Exercise data

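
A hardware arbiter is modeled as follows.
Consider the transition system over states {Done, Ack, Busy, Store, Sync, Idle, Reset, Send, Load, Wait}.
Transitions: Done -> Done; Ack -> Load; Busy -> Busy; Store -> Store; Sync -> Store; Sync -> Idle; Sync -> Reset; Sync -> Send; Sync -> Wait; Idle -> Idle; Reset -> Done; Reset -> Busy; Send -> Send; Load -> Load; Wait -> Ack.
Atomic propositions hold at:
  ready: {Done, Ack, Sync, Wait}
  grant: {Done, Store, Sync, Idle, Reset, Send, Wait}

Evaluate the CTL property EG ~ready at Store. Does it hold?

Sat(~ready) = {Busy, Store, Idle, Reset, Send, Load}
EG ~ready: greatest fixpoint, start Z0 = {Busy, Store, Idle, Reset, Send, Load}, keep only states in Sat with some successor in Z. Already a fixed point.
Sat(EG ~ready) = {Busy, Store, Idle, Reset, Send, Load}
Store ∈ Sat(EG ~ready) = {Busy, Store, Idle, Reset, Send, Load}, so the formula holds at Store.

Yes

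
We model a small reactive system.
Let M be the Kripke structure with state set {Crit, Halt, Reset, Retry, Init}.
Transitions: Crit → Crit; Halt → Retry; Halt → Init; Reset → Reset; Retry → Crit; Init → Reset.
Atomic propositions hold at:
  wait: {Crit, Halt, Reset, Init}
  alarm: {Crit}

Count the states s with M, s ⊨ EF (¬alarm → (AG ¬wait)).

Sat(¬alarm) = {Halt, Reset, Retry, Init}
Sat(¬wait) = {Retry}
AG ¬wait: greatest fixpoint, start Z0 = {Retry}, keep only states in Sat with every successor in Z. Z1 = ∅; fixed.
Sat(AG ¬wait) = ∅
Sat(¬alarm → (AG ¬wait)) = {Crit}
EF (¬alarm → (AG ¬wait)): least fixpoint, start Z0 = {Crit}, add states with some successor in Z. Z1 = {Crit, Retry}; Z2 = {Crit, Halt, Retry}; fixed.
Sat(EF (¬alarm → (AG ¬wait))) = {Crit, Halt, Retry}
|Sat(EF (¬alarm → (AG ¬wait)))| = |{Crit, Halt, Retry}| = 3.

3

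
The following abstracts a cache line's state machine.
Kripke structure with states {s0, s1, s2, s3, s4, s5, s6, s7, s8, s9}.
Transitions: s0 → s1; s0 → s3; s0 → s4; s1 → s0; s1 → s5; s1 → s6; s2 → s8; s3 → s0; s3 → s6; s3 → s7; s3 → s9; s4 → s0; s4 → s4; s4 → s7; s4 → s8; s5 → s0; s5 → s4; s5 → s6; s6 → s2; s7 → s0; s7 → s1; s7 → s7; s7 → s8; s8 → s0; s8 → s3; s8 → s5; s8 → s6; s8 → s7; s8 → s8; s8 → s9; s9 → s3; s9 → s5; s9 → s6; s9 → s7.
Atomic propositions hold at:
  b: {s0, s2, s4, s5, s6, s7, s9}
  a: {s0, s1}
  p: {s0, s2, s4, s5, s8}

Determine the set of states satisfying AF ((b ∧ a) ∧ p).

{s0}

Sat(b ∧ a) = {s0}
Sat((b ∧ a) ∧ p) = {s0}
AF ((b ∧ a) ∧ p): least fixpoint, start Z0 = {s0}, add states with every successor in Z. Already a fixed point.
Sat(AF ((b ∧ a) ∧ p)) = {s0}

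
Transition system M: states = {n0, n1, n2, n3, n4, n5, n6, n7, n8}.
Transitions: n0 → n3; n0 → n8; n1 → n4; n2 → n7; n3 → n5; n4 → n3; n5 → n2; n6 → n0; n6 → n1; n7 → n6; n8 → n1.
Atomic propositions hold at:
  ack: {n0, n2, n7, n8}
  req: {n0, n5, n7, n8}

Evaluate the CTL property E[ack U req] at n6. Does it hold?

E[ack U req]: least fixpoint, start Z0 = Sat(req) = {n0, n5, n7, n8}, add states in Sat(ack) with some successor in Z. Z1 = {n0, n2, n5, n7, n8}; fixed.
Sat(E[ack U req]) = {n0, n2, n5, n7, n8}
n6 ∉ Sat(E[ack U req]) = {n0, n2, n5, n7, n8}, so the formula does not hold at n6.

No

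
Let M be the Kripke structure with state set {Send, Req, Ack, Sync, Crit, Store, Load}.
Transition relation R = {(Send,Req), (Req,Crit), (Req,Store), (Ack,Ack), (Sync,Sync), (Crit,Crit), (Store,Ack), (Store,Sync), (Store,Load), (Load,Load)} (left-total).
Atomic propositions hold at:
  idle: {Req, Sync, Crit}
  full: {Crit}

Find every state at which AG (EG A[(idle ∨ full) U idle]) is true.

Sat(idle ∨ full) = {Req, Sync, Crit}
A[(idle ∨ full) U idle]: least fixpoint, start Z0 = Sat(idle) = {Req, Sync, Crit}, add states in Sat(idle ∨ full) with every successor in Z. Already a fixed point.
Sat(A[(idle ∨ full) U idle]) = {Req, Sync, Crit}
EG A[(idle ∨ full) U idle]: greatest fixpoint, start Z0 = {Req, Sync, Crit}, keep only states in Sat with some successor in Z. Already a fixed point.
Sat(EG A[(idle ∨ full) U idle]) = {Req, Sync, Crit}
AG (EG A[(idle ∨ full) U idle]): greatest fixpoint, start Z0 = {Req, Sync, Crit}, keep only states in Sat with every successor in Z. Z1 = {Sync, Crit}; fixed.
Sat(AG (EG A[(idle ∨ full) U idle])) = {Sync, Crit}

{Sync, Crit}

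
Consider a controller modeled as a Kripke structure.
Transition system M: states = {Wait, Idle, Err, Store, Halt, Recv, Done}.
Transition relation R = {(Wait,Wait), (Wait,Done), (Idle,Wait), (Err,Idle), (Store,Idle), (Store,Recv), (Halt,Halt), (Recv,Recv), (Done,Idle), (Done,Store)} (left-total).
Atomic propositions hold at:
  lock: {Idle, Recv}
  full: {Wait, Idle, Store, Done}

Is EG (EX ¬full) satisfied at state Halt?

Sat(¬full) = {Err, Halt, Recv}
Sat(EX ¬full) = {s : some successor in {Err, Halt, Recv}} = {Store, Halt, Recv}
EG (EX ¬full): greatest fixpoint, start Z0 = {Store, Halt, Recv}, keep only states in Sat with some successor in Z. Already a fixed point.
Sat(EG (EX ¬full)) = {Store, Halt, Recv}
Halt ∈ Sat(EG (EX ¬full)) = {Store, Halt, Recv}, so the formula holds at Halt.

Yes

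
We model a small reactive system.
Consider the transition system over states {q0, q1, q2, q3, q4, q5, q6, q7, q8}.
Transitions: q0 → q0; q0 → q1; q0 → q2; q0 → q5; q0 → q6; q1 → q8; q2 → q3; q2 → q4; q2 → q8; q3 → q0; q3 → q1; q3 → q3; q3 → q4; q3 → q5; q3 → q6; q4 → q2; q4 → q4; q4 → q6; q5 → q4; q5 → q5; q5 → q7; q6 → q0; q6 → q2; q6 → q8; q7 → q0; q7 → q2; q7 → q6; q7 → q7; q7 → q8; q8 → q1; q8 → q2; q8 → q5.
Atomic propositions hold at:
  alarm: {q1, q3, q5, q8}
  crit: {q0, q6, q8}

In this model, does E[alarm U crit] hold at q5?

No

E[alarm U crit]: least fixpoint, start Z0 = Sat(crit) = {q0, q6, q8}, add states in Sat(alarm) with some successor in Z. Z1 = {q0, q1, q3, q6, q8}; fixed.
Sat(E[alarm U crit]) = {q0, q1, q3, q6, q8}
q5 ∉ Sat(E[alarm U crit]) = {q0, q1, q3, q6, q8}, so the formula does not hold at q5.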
* * *
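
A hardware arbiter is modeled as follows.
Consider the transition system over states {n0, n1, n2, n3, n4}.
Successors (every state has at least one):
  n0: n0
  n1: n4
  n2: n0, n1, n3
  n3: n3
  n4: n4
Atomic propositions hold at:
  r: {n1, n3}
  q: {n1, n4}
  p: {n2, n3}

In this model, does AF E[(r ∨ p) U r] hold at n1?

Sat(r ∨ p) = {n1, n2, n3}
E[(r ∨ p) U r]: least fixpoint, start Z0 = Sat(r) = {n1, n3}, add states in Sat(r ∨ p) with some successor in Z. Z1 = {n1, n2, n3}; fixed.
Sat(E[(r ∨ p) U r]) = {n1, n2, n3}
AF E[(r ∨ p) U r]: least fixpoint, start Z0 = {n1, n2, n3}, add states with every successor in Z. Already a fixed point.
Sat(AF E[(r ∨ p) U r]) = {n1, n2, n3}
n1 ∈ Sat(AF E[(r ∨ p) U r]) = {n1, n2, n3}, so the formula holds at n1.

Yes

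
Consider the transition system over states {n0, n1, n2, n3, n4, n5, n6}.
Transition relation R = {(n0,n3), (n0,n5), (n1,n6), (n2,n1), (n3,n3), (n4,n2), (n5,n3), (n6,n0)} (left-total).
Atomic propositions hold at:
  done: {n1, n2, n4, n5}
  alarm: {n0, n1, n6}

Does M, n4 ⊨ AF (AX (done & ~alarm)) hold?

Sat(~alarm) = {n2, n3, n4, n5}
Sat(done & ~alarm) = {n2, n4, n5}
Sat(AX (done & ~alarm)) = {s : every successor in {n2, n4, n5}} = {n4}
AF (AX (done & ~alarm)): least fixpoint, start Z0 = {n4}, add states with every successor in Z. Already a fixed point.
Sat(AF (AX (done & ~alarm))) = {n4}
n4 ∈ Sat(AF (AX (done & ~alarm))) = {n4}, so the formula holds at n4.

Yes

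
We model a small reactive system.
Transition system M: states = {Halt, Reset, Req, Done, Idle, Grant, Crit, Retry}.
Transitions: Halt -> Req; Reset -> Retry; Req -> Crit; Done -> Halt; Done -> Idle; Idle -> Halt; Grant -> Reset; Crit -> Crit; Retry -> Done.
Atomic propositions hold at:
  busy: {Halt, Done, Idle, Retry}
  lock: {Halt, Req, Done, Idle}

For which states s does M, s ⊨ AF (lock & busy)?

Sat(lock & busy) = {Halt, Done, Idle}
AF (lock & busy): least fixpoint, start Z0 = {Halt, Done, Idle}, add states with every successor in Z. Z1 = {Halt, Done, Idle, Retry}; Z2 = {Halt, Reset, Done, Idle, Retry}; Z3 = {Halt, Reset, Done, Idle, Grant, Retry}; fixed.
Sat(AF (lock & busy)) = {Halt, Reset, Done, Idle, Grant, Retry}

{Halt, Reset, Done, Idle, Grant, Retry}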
* * *
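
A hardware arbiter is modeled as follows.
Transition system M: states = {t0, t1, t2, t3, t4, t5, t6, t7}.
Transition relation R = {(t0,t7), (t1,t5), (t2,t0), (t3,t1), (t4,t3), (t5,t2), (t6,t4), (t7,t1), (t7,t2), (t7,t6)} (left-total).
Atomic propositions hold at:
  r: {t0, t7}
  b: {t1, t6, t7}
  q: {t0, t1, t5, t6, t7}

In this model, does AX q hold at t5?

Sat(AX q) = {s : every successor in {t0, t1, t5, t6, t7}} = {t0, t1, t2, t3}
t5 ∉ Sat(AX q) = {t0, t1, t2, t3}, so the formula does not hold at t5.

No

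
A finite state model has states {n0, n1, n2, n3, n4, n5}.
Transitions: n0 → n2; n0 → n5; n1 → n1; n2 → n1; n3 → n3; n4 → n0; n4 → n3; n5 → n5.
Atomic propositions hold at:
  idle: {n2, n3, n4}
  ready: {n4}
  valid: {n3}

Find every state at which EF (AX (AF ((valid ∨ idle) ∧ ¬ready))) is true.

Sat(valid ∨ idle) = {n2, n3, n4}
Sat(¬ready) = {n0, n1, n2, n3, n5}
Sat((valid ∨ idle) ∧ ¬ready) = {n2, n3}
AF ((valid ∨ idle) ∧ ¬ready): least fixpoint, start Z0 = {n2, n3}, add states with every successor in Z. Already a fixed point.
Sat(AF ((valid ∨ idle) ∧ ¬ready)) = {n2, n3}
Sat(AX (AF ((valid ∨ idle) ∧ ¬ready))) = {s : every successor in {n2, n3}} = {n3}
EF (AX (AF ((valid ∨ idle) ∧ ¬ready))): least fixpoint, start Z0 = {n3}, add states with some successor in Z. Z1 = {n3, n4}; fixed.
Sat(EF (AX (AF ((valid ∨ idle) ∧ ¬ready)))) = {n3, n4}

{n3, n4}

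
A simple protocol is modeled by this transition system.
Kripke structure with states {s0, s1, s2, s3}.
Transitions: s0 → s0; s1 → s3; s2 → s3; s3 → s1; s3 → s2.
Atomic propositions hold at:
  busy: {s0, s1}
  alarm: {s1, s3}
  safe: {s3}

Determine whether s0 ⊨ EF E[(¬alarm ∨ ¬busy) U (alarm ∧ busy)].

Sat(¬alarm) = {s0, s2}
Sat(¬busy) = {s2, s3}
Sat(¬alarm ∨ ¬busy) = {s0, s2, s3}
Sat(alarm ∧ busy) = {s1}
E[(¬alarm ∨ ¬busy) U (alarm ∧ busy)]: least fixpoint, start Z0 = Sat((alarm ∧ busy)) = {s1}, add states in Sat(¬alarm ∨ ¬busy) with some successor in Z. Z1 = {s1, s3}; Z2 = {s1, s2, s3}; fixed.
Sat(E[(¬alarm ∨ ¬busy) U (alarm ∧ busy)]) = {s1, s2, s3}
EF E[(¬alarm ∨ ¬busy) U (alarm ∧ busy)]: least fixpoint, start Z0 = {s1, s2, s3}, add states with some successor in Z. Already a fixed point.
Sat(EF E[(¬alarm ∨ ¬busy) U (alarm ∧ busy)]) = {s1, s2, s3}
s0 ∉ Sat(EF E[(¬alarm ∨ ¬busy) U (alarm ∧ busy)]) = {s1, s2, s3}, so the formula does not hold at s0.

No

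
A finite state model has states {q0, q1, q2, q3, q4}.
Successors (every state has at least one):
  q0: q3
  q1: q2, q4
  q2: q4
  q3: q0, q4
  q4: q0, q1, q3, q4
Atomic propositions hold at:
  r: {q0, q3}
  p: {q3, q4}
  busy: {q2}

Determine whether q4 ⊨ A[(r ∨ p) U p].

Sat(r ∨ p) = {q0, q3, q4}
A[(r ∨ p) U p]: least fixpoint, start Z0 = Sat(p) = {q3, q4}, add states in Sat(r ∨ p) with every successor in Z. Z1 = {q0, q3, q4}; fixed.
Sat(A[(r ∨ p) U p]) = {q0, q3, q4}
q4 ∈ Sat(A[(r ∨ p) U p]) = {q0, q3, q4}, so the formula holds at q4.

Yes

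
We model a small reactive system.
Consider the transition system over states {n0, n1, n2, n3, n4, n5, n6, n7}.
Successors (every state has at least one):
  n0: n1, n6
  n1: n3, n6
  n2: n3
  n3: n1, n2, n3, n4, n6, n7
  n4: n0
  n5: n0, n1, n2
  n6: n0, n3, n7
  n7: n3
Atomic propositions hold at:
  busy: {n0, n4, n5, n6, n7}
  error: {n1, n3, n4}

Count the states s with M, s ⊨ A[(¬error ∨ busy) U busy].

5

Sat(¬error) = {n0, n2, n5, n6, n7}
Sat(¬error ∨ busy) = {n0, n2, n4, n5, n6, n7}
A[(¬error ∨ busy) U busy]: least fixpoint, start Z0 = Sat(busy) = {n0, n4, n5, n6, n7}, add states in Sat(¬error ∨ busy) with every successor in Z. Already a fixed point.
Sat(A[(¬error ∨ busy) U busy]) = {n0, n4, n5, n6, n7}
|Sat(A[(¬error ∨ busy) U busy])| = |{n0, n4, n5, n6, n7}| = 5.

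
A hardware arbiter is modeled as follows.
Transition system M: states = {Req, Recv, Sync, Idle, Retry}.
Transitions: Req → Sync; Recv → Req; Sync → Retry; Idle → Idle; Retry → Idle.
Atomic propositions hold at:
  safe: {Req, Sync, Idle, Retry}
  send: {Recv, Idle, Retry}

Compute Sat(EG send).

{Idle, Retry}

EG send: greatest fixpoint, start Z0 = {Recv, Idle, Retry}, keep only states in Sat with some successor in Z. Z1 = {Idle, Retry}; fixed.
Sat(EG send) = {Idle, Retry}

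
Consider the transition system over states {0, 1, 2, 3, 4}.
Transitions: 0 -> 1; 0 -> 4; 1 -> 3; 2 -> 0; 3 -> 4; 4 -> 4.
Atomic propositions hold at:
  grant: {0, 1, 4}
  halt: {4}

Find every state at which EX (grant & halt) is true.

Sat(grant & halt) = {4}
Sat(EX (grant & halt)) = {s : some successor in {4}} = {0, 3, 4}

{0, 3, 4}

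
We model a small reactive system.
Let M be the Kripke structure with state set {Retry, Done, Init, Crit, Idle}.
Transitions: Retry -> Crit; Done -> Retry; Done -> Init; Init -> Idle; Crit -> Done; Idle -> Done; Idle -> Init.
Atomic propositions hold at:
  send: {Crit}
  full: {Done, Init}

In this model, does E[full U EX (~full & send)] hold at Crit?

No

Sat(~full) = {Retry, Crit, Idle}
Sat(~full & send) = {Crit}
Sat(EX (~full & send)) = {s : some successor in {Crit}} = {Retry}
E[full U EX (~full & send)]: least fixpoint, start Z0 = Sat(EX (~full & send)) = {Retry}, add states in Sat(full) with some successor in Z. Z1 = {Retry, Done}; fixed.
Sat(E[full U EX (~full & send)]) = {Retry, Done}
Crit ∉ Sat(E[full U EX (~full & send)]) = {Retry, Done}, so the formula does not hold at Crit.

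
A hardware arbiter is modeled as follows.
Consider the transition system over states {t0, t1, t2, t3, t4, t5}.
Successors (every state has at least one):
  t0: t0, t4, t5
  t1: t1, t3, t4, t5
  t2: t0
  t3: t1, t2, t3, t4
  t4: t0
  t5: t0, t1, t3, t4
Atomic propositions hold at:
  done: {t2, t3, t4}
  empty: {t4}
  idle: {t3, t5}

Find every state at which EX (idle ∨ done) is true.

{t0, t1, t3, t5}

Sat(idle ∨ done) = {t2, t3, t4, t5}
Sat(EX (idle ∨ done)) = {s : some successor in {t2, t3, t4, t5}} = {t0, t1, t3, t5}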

Work task
Copy out each line of the records where the string "relation" appears.

Solution to the problem
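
Transition relation R = {(Send,Req), (Req,Crit), (Req,Store), (Ack,Ack), (Sync,Sync), (Crit,Crit), (Store,Ack), (Store,Sync), (Store,Load), (Load,Load)} (left-total).
Transition relation R = {(Wait,Wait), (Wait,Done), (Idle,Wait), (Err,Idle), (Store,Idle), (Store,Recv), (Halt,Halt), (Recv,Recv), (Done,Idle), (Done,Store)} (left-total).
Transition relation R = {(n0,n3), (n0,n5), (n1,n6), (n2,n1), (n3,n3), (n4,n2), (n5,n3), (n6,n0)} (left-total).
Transition relation R = {(t0,t7), (t1,t5), (t2,t0), (t3,t1), (t4,t3), (t5,t2), (t6,t4), (t7,t1), (t7,t2), (t7,t6)} (left-total).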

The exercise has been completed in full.